TASK BRIEF:
Your answer must hold only the lines below from the line containing "The Lunariareach Compensation Board applies" through the line containing "Stage 2 — If", each reproduced exactly.

Records drawn from a dataset
━━━━━━━━━━━━━━━━
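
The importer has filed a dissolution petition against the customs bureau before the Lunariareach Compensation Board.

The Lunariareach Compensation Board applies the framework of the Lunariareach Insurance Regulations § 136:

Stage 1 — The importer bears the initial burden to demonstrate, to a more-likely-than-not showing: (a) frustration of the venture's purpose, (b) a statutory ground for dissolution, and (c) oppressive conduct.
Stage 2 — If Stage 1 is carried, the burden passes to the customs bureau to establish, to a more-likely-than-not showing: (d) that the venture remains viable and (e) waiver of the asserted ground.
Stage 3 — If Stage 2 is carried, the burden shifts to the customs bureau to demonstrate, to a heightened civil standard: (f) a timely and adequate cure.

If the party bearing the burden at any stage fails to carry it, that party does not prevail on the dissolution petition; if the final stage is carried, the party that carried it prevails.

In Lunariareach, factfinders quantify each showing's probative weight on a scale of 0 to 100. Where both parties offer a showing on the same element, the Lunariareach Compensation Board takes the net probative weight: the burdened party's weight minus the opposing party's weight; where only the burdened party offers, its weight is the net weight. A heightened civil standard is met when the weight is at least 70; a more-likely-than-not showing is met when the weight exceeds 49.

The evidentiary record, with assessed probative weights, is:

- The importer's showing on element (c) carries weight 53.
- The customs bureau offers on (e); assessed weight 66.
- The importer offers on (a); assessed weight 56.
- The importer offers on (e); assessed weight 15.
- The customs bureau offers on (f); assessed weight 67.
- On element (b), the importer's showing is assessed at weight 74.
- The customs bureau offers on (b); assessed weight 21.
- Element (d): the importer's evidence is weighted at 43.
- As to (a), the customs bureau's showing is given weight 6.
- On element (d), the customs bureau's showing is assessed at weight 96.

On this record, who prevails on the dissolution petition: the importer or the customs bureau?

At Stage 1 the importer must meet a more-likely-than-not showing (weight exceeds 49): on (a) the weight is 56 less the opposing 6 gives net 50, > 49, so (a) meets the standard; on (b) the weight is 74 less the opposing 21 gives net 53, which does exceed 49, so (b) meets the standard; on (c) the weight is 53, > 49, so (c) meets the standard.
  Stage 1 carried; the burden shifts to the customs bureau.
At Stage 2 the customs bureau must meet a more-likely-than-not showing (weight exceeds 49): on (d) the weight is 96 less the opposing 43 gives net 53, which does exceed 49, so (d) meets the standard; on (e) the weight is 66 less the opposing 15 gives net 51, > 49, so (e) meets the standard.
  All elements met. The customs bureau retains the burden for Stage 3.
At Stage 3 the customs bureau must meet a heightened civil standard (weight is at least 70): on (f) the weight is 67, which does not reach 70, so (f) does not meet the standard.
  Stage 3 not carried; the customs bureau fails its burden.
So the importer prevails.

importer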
━━━━━━━━━━━━━━━━
EXERCISE RESPONSE:
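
The Lunariareach Compensation Board applies the framework of the Lunariareach Insurance Regulations § 136:

Stage 1 — The importer bears the initial burden to demonstrate, to a more-likely-than-not showing: (a) frustration of the venture's purpose, (b) a statutory ground for dissolution, and (c) oppressive conduct.
Stage 2 — If Stage 1 is carried, the burden passes to the customs bureau to establish, to a more-likely-than-not showing: (d) that the venture remains viable and (e) waiver of the asserted ground.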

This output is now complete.